======== DATASET EXTRACT

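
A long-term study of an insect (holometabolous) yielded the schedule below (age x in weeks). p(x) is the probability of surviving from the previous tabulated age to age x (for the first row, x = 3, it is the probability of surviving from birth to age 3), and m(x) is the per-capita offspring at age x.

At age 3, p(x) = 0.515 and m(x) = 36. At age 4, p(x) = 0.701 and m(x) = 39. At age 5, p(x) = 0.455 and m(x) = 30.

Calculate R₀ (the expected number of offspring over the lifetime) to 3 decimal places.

37.547

Survivorship from birth: l_x = p_3·p_4·…·p_x.
  l_3 = 0.51500
  l_4 = 0.36101
  l_5 = 0.16426
R₀ = Σ l_x m(x):
  age 3: 0.51500 × 36 = 18.5400
  age 4: 0.36101 × 39 = 14.0794
  age 5: 0.16426 × 30 = 4.9278
R₀ = 18.5400 + 14.0794 + 4.9278 = 37.5472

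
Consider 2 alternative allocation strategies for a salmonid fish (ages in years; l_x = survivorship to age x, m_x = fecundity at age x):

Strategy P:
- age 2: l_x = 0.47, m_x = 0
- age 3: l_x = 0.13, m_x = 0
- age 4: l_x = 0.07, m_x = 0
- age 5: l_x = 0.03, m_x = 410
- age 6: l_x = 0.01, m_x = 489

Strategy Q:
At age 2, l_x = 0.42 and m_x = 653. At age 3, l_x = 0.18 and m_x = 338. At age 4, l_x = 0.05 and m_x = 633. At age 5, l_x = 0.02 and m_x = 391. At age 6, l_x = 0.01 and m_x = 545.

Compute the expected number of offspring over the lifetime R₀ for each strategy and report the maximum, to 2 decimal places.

380.02

Strategy P: R₀ = 0.47×0 + 0.13×0 + 0.07×0 + 0.03×410 + 0.01×489 = 17.1900
Strategy Q: R₀ = 0.42×653 + 0.18×338 + 0.05×633 + 0.02×391 + 0.01×545 = 380.0200
Highest R₀: strategy Q with 380.0200.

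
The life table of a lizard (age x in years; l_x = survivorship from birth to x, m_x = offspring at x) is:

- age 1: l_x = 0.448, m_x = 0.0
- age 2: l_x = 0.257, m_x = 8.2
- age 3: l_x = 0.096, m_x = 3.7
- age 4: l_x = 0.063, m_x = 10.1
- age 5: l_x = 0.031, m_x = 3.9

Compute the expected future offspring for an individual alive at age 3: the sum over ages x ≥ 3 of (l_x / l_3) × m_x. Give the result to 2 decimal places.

l_3 = 0.096. Conditional survival from age 3 to x is l_x / l_3.
  x=3: (0.096/0.096) × 3.7 = 3.7000
  x=4: (0.063/0.096) × 10.1 = 6.6281
  x=5: (0.031/0.096) × 3.9 = 1.2594
Sum = 3.7000 + 6.6281 + 1.2594 = 11.5875

11.59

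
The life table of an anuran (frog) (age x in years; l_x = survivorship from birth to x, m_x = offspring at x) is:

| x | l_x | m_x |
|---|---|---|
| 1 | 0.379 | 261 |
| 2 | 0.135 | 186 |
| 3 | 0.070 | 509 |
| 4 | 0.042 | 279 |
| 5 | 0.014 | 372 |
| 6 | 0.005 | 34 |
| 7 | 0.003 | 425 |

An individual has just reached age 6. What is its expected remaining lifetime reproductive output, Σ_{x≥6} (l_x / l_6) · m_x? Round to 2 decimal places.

l_6 = 0.005. Conditional survival from age 6 to x is l_x / l_6.
  x=6: (0.005/0.005) × 34 = 34.0000
  x=7: (0.003/0.005) × 425 = 255.0000
Sum = 34.0000 + 255.0000 = 289.0000

289.00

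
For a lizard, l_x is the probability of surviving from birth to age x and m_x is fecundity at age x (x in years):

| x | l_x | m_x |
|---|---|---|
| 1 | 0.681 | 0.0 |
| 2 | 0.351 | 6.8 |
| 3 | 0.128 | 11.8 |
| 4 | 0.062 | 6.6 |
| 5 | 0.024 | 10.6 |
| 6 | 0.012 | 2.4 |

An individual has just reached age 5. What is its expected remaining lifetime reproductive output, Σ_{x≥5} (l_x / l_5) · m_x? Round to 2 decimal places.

l_5 = 0.024. Conditional survival from age 5 to x is l_x / l_5.
  x=5: (0.024/0.024) × 10.6 = 10.6000
  x=6: (0.012/0.024) × 2.4 = 1.2000
Sum = 10.6000 + 1.2000 = 11.8000

11.80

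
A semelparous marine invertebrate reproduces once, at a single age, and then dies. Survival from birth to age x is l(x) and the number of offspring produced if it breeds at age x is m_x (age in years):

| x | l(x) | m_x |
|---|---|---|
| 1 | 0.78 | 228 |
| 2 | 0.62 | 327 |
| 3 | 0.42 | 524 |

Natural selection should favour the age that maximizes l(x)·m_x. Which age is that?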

================

### WHAT YOU WILL DO
Please give the number of lines above in which the word "lizard" appears, without any other text.

### ANSWER BOX
2